(Saved data entries)
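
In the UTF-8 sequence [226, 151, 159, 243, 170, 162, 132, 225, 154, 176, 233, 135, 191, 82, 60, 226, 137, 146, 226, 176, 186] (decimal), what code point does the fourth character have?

Offset 0: leading byte 0xE2 = 11100010 → 3-byte char #1 = E2 97 9F.
Offset 3: leading byte 0xF3 = 11110011 → 4-byte char #2 = F3 AA A2 84.
Offset 7: leading byte 0xE1 = 11100001 → 3-byte char #3 = E1 9A B0.
Offset 10: leading byte 0xE9 = 11101001 → 3-byte char #4 = E9 87 BF.
Leading byte 0xE9 = 11101001 matches 1110xxxx → 3-byte sequence.
Byte 1: 0xE9 = 11101001, payload 1001 (4 bits).
Byte 2: 0x87 = 10000111 (10xxxxxx ✓), payload 000111.
Byte 3: 0xBF = 10111111 (10xxxxxx ✓), payload 111111.
Concatenate: 1001000111111111 = 0x91FF (16 bits → U+91FF).

U+91FF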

### Task directions
In full and word for word, restate the data.

### Solution for this exercise
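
In the UTF-8 sequence [226, 151, 159, 243, 170, 162, 132, 225, 154, 176, 233, 135, 191, 82, 60, 226, 137, 146, 226, 176, 186] (decimal), what code point does the fourth character have?

Offset 0: leading byte 0xE2 = 11100010 → 3-byte char #1 = E2 97 9F.
Offset 3: leading byte 0xF3 = 11110011 → 4-byte char #2 = F3 AA A2 84.
Offset 7: leading byte 0xE1 = 11100001 → 3-byte char #3 = E1 9A B0.
Offset 10: leading byte 0xE9 = 11101001 → 3-byte char #4 = E9 87 BF.
Leading byte 0xE9 = 11101001 matches 1110xxxx → 3-byte sequence.
Byte 1: 0xE9 = 11101001, payload 1001 (4 bits).
Byte 2: 0x87 = 10000111 (10xxxxxx ✓), payload 000111.
Byte 3: 0xBF = 10111111 (10xxxxxx ✓), payload 111111.
Concatenate: 1001000111111111 = 0x91FF (16 bits → U+91FF).

U+91FF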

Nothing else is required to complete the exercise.